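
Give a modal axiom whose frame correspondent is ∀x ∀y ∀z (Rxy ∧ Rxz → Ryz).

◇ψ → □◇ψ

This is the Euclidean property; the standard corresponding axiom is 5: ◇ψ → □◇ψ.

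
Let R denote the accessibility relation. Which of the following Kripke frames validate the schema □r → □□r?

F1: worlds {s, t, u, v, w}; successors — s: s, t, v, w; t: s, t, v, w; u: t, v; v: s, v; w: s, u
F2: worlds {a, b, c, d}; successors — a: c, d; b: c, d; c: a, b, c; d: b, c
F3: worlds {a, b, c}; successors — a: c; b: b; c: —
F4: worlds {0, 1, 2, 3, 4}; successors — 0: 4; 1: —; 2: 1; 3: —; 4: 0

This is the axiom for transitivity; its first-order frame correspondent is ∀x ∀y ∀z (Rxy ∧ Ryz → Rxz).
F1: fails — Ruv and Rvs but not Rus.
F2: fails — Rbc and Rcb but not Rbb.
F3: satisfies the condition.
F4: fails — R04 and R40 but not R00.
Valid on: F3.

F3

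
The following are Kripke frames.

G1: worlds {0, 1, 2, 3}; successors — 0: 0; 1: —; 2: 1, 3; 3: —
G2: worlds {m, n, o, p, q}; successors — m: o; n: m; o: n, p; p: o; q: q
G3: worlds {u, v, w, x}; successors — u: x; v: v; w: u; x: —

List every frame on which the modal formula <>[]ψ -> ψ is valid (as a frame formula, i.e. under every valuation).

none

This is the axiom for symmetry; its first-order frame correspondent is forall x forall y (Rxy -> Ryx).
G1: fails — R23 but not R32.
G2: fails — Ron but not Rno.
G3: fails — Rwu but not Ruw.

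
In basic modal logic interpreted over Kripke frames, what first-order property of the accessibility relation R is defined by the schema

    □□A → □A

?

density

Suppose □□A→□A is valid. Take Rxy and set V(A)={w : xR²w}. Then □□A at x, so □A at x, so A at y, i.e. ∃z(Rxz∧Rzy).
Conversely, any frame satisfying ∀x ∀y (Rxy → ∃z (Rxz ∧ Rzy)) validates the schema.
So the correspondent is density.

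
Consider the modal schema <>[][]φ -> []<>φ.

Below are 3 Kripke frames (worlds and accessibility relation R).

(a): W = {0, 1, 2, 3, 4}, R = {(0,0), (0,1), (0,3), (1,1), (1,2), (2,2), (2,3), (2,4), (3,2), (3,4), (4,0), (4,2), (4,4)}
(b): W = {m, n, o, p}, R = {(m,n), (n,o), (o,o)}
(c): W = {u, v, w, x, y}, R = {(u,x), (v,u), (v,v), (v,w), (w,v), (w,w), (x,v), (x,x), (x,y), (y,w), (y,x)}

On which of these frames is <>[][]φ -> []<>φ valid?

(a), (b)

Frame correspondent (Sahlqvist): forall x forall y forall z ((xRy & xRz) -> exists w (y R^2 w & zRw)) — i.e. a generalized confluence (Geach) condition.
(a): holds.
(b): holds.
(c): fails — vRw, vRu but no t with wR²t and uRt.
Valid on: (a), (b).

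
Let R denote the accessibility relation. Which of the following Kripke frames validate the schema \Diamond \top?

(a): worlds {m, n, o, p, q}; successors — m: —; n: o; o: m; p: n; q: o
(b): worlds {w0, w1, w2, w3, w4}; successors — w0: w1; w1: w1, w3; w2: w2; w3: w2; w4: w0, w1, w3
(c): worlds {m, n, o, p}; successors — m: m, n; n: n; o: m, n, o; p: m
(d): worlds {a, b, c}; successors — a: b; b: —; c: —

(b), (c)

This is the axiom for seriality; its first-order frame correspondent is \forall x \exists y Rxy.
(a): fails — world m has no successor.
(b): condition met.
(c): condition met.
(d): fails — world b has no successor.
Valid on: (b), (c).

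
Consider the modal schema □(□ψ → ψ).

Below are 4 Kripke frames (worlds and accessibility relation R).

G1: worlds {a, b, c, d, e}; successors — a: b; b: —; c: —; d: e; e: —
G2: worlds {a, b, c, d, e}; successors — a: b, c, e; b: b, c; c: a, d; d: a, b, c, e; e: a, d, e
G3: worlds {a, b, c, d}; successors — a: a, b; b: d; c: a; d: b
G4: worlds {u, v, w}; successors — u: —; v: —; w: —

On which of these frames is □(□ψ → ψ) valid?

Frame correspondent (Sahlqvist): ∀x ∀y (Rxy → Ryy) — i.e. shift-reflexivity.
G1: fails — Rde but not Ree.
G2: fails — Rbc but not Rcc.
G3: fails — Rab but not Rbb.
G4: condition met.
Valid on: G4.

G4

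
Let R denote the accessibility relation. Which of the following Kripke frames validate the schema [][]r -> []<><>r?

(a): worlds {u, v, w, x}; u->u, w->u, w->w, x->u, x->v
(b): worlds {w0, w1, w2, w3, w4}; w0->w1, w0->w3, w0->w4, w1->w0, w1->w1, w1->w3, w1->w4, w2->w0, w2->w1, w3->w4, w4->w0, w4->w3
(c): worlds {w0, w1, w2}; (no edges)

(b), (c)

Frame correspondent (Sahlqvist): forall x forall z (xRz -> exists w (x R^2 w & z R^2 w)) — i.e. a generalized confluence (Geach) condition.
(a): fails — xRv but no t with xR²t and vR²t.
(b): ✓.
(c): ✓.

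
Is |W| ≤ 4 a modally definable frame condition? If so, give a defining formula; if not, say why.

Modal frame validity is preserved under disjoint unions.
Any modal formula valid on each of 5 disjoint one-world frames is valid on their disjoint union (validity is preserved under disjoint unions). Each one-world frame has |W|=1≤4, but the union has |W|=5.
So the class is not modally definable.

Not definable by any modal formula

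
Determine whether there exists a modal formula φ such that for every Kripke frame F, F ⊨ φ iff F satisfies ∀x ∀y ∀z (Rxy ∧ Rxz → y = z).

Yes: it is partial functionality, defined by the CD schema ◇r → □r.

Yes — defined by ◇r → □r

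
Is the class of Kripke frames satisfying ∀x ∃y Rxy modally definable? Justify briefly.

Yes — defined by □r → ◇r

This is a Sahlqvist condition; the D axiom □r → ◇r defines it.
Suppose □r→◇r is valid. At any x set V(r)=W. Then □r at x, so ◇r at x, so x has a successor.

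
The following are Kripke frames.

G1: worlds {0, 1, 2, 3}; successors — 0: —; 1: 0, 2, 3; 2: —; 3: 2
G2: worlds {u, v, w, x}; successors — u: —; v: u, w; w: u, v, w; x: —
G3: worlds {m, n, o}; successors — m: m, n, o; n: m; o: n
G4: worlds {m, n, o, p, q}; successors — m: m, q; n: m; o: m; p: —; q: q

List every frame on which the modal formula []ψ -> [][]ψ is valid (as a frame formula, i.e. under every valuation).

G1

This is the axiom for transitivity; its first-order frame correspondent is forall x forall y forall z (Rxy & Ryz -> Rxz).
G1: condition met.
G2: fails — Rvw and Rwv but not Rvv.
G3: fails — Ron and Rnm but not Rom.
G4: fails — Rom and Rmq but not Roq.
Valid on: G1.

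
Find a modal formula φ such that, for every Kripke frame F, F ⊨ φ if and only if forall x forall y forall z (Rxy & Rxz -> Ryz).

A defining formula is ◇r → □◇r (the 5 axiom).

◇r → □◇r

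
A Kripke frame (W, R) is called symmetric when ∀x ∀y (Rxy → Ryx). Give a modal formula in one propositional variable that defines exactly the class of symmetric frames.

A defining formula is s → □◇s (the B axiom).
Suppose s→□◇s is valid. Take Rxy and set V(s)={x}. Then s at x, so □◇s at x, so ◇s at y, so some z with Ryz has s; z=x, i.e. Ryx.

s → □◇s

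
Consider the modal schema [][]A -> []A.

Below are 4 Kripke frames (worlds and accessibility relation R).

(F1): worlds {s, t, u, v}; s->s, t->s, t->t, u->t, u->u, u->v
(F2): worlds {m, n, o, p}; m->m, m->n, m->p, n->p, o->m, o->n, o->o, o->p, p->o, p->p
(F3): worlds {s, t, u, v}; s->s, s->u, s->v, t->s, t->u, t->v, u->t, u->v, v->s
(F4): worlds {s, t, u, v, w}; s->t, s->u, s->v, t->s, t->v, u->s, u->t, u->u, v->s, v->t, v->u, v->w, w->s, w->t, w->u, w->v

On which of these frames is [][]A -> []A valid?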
.....
◆ What the exercise asks ◆
Whichever lines of the material hold the word "following", find and copy them.

◆ Task solution ◆
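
Let R denote the accessibility relation. Which of the following Kripke frames validate the schema □r → □□r?
The following are Kripke frames.
Let R denote the accessibility relation. Which of the following Kripke frames validate the schema \Diamond \top?
Let R denote the accessibility relation. Which of the following Kripke frames validate the schema [][]r -> []<><>r?
The following are Kripke frames.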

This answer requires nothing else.